* _Work instructions_: A word-for-word repeat of all the data is the goal.

Entries taken from a collection
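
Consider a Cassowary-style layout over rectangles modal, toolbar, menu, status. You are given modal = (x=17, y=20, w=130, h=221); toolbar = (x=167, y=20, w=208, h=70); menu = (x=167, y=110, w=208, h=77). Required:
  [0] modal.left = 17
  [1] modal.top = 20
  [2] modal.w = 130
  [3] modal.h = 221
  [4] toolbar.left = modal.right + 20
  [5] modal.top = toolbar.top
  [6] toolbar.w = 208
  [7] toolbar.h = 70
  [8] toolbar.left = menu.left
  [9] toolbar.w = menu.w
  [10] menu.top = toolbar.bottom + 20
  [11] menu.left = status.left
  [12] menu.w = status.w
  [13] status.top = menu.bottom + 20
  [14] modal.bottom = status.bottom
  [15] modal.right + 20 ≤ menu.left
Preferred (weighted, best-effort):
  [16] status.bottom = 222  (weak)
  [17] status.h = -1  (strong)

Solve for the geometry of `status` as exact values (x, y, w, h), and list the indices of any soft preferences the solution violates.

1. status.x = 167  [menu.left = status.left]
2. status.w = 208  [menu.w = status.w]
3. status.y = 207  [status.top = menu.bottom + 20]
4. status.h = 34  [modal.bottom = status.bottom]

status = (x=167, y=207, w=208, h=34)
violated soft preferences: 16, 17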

* _Worked solution_:
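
Consider a Cassowary-style layout over rectangles modal, toolbar, menu, status. You are given modal = (x=17, y=20, w=130, h=221); toolbar = (x=167, y=20, w=208, h=70); menu = (x=167, y=110, w=208, h=77). Required:
  [0] modal.left = 17
  [1] modal.top = 20
  [2] modal.w = 130
  [3] modal.h = 221
  [4] toolbar.left = modal.right + 20
  [5] modal.top = toolbar.top
  [6] toolbar.w = 208
  [7] toolbar.h = 70
  [8] toolbar.left = menu.left
  [9] toolbar.w = menu.w
  [10] menu.top = toolbar.bottom + 20
  [11] menu.left = status.left
  [12] menu.w = status.w
  [13] status.top = menu.bottom + 20
  [14] modal.bottom = status.bottom
  [15] modal.right + 20 ≤ menu.left
Preferred (weighted, best-effort):
  [16] status.bottom = 222  (weak)
  [17] status.h = -1  (strong)

Solve for the geometry of `status` as exact values (x, y, w, h), and list the indices of any soft preferences the solution violates.

1. status.x = 167  [menu.left = status.left]
2. status.w = 208  [menu.w = status.w]
3. status.y = 207  [status.top = menu.bottom + 20]
4. status.h = 34  [modal.bottom = status.bottom]

status = (x=167, y=207, w=208, h=34)
violated soft preferences: 16, 17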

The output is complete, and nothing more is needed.